◆ **WHAT YOU SHOULD DO**
In the material below, find each line with the string "column" and copy it.

◆ **INFORMATION SUPPLIED**

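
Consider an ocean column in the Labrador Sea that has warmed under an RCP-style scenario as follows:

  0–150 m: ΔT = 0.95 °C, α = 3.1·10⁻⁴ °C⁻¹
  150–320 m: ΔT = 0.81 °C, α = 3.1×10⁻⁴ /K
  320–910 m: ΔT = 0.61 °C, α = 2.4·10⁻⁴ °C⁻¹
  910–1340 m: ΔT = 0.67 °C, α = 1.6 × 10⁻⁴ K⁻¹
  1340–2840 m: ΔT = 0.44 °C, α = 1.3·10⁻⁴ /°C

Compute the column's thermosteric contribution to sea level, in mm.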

◆ **REPLY**
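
Consider an ocean column in the Labrador Sea that has warmed under an RCP-style scenario as follows:
Compute the column's thermosteric contribution to sea level, in mm.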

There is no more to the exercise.